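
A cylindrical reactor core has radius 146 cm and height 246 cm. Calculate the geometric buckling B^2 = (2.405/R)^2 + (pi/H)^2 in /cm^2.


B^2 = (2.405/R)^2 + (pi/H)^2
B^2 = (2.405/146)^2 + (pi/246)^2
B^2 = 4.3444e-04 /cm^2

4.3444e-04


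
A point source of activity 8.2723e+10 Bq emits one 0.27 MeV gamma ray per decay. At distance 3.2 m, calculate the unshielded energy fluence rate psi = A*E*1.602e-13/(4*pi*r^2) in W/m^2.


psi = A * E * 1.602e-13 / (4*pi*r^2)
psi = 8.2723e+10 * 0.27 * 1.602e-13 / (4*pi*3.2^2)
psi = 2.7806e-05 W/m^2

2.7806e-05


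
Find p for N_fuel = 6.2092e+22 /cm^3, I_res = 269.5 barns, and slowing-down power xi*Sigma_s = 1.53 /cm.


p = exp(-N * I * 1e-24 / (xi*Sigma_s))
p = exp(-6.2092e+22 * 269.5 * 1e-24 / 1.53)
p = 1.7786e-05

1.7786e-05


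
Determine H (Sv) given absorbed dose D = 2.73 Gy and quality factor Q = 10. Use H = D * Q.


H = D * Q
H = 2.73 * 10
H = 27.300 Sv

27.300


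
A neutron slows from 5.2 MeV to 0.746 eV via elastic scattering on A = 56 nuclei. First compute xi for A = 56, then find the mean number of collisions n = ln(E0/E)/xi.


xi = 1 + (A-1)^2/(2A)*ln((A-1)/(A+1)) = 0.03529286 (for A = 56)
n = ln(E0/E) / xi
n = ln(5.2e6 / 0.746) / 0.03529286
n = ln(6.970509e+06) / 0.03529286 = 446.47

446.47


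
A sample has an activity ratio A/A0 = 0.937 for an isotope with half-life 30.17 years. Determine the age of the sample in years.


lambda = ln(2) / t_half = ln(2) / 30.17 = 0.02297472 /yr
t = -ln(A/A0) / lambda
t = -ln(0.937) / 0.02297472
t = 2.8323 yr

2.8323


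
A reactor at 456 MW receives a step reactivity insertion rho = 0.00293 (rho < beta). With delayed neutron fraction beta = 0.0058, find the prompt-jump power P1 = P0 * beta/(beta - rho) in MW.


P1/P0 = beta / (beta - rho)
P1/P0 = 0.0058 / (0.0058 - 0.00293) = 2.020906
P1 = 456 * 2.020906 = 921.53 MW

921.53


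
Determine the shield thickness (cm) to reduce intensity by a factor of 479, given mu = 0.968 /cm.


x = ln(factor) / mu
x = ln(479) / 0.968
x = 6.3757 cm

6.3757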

→ TASK PROMPT
Reproduce the data in full. Nothing in it may be altered.

→ EXPECTED OUTPUT
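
A cylindrical reactor core has radius 146 cm and height 246 cm. Calculate the geometric buckling B^2 = (2.405/R)^2 + (pi/H)^2 in /cm^2.


B^2 = (2.405/R)^2 + (pi/H)^2
B^2 = (2.405/146)^2 + (pi/246)^2
B^2 = 4.3444e-04 /cm^2

4.3444e-04


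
A point source of activity 8.2723e+10 Bq emits one 0.27 MeV gamma ray per decay. At distance 3.2 m, calculate the unshielded energy fluence rate psi = A*E*1.602e-13/(4*pi*r^2) in W/m^2.


psi = A * E * 1.602e-13 / (4*pi*r^2)
psi = 8.2723e+10 * 0.27 * 1.602e-13 / (4*pi*3.2^2)
psi = 2.7806e-05 W/m^2

2.7806e-05


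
Find p for N_fuel = 6.2092e+22 /cm^3, I_res = 269.5 barns, and slowing-down power xi*Sigma_s = 1.53 /cm.


p = exp(-N * I * 1e-24 / (xi*Sigma_s))
p = exp(-6.2092e+22 * 269.5 * 1e-24 / 1.53)
p = 1.7786e-05

1.7786e-05


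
Determine H (Sv) given absorbed dose D = 2.73 Gy and quality factor Q = 10. Use H = D * Q.


H = D * Q
H = 2.73 * 10
H = 27.300 Sv

27.300


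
A neutron slows from 5.2 MeV to 0.746 eV via elastic scattering on A = 56 nuclei. First compute xi for A = 56, then find the mean number of collisions n = ln(E0/E)/xi.


xi = 1 + (A-1)^2/(2A)*ln((A-1)/(A+1)) = 0.03529286 (for A = 56)
n = ln(E0/E) / xi
n = ln(5.2e6 / 0.746) / 0.03529286
n = ln(6.970509e+06) / 0.03529286 = 446.47

446.47


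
A sample has an activity ratio A/A0 = 0.937 for an isotope with half-life 30.17 years. Determine the age of the sample in years.


lambda = ln(2) / t_half = ln(2) / 30.17 = 0.02297472 /yr
t = -ln(A/A0) / lambda
t = -ln(0.937) / 0.02297472
t = 2.8323 yr

2.8323


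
A reactor at 456 MW receives a step reactivity insertion rho = 0.00293 (rho < beta). With delayed neutron fraction beta = 0.0058, find the prompt-jump power P1 = P0 * beta/(beta - rho) in MW.


P1/P0 = beta / (beta - rho)
P1/P0 = 0.0058 / (0.0058 - 0.00293) = 2.020906
P1 = 456 * 2.020906 = 921.53 MW

921.53


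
Determine the shield thickness (cm) to reduce intensity by a factor of 479, given mu = 0.968 /cm.


x = ln(factor) / mu
x = ln(479) / 0.968
x = 6.3757 cm

6.3757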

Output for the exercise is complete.